### DATA PROVIDED
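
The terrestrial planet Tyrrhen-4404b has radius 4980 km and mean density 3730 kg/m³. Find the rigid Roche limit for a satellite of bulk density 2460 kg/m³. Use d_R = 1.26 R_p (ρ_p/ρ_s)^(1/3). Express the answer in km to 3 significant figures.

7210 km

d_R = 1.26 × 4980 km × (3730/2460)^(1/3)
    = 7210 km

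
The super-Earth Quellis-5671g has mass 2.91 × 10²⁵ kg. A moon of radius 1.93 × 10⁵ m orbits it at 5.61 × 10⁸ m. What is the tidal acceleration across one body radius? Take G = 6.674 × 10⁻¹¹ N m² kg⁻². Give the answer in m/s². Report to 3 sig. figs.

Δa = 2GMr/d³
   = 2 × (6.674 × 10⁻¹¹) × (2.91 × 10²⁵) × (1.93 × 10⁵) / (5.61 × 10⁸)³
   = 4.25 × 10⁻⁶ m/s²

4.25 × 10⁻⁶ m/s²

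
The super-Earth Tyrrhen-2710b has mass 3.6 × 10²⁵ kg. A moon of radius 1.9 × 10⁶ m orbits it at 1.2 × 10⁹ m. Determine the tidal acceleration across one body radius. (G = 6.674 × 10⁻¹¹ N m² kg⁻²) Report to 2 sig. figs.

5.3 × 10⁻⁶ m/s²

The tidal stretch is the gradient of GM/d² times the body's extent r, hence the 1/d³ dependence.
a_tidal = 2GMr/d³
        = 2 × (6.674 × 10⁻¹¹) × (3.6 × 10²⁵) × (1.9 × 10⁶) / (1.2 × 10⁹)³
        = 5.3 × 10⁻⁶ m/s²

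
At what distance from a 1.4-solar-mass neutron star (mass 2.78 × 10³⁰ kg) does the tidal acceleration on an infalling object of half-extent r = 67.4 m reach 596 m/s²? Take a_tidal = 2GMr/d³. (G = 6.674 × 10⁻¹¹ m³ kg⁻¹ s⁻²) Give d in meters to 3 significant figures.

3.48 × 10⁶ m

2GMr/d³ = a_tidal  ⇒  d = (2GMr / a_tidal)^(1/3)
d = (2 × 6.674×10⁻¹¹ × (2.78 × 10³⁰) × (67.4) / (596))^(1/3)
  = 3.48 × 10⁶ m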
---
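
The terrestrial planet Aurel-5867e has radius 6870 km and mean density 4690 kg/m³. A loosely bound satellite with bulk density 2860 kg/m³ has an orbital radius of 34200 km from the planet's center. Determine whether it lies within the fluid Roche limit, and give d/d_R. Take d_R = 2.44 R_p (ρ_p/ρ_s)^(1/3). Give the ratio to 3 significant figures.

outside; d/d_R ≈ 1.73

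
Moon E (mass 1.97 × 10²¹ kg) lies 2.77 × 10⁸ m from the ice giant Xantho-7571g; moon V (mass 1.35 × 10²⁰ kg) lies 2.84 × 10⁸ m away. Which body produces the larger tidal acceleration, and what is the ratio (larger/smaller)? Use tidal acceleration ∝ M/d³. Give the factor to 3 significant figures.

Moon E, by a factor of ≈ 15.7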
...
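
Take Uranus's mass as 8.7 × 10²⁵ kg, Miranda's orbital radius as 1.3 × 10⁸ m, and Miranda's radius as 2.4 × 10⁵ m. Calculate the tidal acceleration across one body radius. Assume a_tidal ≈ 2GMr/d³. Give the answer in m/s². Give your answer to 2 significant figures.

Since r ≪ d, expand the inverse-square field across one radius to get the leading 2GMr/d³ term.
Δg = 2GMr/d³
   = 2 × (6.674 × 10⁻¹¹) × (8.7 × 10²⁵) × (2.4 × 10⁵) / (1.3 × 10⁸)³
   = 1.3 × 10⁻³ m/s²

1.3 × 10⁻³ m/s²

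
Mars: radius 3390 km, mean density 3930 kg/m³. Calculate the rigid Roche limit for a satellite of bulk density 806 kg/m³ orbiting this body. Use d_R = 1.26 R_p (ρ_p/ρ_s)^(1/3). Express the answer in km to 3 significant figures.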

### EXERCISE AIM
Above are some records; copy exactly the lines from the one with "Take Uranus's mass" through the one with "Mars: radius 3390", both included, and no others.

### ANSWER
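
Take Uranus's mass as 8.7 × 10²⁵ kg, Miranda's orbital radius as 1.3 × 10⁸ m, and Miranda's radius as 2.4 × 10⁵ m. Calculate the tidal acceleration across one body radius. Assume a_tidal ≈ 2GMr/d³. Give the answer in m/s². Give your answer to 2 significant figures.

Since r ≪ d, expand the inverse-square field across one radius to get the leading 2GMr/d³ term.
Δg = 2GMr/d³
   = 2 × (6.674 × 10⁻¹¹) × (8.7 × 10²⁵) × (2.4 × 10⁵) / (1.3 × 10⁸)³
   = 1.3 × 10⁻³ m/s²

1.3 × 10⁻³ m/s²

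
Mars: radius 3390 km, mean density 3930 kg/m³. Calculate the rigid Roche limit for a satellite of bulk density 806 kg/m³ orbiting this body. Use d_R = 1.26 R_p (ρ_p/ρ_s)^(1/3). Express the answer in km to 3 significant figures.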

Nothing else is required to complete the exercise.